WHAT THE EXERCISE ASKS: Everything from the first line of the entries below through the line holding "Answer: $19125$" must be printed exactly as written.

[[ PROVIDED DATA open ]]

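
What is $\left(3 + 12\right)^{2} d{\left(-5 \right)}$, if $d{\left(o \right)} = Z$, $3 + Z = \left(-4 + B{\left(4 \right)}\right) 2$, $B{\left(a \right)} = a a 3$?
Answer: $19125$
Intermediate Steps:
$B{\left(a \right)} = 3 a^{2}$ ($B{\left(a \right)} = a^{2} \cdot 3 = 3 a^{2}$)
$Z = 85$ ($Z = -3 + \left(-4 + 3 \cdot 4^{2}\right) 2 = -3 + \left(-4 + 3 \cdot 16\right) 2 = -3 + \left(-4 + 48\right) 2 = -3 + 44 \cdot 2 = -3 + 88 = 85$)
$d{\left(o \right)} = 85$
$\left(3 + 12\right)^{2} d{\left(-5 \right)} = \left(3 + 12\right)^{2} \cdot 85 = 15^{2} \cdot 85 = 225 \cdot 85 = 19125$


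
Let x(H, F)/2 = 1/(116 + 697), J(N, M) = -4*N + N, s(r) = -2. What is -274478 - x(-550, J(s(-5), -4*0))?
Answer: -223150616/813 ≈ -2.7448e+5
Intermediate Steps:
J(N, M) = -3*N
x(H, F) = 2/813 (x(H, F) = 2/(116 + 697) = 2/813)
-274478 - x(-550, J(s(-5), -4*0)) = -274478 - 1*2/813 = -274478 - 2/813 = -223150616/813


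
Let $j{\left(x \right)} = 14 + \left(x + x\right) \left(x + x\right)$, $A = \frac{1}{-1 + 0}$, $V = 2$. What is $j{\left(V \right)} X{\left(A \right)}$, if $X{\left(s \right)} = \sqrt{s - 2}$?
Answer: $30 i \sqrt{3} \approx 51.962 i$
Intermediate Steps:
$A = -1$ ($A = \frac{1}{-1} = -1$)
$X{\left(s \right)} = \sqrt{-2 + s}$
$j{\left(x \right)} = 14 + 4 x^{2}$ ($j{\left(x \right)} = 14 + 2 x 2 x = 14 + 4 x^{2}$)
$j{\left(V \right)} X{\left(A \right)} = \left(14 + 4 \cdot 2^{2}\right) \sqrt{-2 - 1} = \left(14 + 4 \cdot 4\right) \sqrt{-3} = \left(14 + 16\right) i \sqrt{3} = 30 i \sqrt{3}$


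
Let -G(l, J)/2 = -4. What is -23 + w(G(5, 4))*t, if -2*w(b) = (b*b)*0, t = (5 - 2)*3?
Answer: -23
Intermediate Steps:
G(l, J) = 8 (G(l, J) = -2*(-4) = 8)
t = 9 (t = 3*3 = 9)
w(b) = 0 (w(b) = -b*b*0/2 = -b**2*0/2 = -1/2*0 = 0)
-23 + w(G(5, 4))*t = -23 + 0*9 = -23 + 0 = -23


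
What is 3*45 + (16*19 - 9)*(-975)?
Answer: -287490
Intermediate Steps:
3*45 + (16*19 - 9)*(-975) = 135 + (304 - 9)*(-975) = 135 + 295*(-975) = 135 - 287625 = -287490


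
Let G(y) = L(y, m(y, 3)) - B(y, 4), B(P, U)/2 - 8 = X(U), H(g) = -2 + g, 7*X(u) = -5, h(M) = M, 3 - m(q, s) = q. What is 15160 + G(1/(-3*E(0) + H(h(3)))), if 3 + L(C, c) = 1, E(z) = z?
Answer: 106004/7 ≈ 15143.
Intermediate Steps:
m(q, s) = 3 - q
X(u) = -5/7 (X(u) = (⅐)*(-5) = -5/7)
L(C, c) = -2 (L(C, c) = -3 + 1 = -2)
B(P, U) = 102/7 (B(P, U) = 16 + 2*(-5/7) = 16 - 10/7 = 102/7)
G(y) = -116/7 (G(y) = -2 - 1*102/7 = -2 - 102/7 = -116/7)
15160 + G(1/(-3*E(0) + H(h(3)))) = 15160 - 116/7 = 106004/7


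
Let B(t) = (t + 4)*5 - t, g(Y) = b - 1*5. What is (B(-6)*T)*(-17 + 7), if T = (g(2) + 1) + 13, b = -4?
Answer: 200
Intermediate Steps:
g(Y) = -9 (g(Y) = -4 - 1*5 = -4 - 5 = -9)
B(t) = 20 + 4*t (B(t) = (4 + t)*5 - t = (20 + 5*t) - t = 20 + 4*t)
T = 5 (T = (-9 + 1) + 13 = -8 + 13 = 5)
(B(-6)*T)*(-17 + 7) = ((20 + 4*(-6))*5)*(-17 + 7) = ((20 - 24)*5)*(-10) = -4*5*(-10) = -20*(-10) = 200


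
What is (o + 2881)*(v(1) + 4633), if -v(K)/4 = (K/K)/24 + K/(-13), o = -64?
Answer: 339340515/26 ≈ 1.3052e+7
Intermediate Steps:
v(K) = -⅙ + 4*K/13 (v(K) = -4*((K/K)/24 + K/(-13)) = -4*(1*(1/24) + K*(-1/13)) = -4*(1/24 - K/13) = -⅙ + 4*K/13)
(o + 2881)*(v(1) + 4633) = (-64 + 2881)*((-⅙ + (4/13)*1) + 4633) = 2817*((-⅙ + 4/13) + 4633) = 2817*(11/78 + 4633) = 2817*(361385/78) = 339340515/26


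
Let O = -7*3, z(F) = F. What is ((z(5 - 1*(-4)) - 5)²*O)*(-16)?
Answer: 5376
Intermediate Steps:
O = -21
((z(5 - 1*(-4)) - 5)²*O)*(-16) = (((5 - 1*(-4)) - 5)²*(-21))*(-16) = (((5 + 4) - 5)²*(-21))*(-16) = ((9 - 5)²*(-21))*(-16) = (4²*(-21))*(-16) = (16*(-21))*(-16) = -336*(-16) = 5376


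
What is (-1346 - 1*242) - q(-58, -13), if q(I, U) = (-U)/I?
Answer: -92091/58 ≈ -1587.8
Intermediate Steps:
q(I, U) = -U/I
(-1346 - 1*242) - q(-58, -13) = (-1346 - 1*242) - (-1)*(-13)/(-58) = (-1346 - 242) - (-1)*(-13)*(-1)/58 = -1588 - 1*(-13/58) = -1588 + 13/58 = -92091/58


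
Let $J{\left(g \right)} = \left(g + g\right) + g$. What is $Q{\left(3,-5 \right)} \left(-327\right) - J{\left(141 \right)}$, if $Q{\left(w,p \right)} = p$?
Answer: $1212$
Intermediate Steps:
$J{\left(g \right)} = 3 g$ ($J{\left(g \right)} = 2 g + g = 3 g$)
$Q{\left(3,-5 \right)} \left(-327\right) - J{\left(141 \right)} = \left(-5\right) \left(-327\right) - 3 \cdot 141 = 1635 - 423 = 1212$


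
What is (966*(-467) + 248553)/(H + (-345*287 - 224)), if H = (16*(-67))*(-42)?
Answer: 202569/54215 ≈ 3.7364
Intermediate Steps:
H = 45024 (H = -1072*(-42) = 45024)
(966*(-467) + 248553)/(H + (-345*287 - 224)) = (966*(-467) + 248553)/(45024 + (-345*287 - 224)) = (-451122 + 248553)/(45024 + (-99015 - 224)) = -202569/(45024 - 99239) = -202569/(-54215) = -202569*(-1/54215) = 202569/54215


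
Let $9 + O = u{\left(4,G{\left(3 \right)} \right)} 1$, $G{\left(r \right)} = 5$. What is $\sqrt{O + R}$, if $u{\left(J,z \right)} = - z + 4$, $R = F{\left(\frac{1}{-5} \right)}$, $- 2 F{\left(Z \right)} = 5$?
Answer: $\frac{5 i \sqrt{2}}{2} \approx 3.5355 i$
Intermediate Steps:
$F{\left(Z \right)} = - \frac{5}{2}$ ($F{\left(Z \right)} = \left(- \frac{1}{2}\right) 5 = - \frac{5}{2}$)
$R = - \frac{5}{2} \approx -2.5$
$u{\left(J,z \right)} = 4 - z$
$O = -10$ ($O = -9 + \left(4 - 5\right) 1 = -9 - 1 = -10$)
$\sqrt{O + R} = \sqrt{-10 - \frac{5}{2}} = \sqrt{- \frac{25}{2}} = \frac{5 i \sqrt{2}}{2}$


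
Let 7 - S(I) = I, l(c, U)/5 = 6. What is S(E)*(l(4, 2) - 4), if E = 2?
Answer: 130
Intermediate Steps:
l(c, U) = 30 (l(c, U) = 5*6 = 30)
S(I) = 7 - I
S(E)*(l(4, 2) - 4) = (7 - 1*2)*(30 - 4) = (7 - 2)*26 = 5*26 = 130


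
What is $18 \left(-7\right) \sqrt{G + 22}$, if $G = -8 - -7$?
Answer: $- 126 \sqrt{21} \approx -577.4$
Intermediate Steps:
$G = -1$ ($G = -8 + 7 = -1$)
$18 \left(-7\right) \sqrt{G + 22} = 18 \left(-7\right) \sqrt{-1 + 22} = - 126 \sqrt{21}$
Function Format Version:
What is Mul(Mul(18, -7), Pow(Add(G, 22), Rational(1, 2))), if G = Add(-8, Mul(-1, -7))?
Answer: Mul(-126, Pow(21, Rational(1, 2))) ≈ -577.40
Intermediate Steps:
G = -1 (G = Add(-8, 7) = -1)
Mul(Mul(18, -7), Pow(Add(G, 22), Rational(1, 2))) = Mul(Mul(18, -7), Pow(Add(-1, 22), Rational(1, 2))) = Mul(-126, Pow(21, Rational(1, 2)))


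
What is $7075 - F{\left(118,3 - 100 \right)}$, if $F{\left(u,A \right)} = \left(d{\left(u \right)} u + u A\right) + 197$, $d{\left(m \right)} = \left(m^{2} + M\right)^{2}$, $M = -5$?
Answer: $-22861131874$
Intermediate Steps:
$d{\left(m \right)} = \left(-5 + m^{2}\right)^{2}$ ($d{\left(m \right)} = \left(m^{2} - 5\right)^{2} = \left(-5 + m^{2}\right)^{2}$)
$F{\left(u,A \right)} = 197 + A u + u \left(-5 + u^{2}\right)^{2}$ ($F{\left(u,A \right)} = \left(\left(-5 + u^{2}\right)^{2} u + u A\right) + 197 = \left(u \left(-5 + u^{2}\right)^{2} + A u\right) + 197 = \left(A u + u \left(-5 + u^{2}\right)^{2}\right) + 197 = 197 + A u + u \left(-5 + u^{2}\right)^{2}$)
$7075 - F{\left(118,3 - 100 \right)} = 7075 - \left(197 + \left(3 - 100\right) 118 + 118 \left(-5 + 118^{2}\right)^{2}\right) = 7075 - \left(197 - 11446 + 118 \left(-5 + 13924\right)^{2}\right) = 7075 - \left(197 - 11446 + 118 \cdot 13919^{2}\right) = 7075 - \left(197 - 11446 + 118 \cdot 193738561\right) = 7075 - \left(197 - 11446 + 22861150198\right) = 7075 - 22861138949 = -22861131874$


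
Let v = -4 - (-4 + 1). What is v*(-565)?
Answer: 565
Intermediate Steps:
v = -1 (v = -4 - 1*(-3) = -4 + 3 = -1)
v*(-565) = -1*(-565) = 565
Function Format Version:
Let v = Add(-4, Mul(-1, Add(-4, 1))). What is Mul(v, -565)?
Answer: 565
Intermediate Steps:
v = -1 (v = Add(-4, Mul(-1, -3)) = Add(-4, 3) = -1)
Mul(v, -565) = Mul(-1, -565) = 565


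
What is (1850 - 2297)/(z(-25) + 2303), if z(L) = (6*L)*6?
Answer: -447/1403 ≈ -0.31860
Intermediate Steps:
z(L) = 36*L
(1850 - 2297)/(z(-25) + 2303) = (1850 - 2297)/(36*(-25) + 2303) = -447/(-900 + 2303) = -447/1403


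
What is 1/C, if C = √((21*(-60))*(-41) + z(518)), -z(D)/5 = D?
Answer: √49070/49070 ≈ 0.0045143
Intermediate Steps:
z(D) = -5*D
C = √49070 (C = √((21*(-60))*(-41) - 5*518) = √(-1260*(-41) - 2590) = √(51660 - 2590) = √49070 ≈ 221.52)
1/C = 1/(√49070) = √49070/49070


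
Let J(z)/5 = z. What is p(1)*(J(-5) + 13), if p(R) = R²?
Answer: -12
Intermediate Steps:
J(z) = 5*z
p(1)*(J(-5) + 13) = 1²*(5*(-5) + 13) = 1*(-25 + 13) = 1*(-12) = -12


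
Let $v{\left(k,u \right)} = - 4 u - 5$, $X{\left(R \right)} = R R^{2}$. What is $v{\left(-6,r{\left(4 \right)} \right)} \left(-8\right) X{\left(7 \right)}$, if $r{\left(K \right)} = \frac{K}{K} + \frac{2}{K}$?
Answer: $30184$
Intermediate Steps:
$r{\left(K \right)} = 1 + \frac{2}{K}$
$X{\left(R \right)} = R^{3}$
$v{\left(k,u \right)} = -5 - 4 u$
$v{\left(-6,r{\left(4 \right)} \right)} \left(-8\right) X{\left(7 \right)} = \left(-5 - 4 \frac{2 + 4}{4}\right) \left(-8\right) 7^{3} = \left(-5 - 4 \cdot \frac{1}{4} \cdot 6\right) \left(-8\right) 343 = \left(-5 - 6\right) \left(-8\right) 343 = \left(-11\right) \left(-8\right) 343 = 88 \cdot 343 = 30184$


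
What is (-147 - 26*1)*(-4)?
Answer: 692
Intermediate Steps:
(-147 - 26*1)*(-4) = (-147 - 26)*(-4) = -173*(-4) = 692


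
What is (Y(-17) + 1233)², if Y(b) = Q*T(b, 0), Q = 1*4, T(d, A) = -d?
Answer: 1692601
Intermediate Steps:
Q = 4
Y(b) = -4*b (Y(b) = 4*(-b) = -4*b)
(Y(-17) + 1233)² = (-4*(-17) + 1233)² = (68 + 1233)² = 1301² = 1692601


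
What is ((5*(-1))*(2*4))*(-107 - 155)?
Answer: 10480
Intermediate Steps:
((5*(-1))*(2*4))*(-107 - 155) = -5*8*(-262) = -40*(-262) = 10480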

[[ PROVIDED DATA closed ]]

EXERCISE RESPONSE:
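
What is $\left(3 + 12\right)^{2} d{\left(-5 \right)}$, if $d{\left(o \right)} = Z$, $3 + Z = \left(-4 + B{\left(4 \right)}\right) 2$, $B{\left(a \right)} = a a 3$?
Answer: $19125$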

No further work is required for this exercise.